■ WORK TASK: Taking the line with "after H-f: Follower" as the first and the line with "H-f-b: (0, 4)" as the last, set down exactly every line in that range from the entries below, and no more.

+++++

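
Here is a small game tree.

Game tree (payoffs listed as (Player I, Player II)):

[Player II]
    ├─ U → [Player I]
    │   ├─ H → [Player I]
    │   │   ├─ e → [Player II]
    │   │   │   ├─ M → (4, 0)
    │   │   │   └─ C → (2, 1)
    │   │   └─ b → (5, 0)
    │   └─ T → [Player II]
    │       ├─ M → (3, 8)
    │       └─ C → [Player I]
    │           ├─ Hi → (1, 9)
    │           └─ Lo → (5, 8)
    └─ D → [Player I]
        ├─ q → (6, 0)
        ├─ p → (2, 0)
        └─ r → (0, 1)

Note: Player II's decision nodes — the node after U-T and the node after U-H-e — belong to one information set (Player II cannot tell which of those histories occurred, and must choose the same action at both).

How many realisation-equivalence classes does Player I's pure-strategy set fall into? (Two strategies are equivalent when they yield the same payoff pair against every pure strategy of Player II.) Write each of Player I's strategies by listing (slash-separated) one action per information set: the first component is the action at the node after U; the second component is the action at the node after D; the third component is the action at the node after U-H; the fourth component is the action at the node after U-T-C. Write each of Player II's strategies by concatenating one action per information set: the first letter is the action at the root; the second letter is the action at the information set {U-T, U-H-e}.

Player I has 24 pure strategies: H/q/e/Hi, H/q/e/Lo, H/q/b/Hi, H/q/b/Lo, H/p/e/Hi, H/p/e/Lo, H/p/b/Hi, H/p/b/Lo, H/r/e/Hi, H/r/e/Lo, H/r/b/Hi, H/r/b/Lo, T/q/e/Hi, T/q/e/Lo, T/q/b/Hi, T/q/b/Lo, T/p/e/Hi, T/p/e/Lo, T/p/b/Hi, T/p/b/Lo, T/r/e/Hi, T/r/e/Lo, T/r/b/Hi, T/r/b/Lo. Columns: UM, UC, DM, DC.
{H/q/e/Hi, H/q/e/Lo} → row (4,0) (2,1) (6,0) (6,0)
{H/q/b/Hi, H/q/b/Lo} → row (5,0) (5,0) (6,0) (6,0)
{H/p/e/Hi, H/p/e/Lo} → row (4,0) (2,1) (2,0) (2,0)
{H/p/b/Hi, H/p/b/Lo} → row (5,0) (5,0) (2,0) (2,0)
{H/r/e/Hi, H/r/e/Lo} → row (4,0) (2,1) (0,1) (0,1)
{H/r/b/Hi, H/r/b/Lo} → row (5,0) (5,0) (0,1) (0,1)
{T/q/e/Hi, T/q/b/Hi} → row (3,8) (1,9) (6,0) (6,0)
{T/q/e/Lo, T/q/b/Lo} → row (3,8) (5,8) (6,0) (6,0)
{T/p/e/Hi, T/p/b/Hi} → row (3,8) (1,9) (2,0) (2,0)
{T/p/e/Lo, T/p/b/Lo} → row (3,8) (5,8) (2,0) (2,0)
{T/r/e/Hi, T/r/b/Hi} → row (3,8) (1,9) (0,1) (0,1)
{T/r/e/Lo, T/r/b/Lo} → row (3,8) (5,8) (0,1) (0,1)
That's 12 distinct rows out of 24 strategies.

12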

+++++

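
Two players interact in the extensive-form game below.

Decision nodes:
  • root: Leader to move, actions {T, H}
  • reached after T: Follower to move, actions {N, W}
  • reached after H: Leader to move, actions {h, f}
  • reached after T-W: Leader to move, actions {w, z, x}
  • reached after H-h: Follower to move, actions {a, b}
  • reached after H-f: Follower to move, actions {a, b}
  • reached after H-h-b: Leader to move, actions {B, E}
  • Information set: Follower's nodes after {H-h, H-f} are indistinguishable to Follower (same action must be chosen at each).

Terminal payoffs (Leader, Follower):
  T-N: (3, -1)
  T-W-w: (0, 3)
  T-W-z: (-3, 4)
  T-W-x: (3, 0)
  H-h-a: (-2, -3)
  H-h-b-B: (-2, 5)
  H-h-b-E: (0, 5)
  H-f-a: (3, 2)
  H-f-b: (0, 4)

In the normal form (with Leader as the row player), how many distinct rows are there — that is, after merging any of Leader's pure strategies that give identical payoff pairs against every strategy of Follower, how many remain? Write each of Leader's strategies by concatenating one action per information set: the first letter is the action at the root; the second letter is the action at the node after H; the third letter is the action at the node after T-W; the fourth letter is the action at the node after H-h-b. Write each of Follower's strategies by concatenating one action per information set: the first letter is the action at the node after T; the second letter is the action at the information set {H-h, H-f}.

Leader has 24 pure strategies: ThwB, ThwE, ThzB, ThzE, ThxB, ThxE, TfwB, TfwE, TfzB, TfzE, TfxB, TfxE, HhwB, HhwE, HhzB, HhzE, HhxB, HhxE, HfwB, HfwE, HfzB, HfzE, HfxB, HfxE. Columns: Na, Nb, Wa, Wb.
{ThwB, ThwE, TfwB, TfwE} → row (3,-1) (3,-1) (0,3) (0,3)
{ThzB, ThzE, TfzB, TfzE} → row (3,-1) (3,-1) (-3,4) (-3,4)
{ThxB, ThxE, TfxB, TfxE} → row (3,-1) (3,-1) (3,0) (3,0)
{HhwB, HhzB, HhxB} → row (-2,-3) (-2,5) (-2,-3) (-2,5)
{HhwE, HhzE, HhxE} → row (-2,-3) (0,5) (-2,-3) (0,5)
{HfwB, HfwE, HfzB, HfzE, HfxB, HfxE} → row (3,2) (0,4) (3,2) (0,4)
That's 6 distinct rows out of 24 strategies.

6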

+++++

■ EXPECTED ANSWER:
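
  • reached after H-f: Follower to move, actions {a, b}
  • reached after H-h-b: Leader to move, actions {B, E}
  • Information set: Follower's nodes after {H-h, H-f} are indistinguishable to Follower (same action must be chosen at each).

Terminal payoffs (Leader, Follower):
  T-N: (3, -1)
  T-W-w: (0, 3)
  T-W-z: (-3, 4)
  T-W-x: (3, 0)
  H-h-a: (-2, -3)
  H-h-b-B: (-2, 5)
  H-h-b-E: (0, 5)
  H-f-a: (3, 2)
  H-f-b: (0, 4)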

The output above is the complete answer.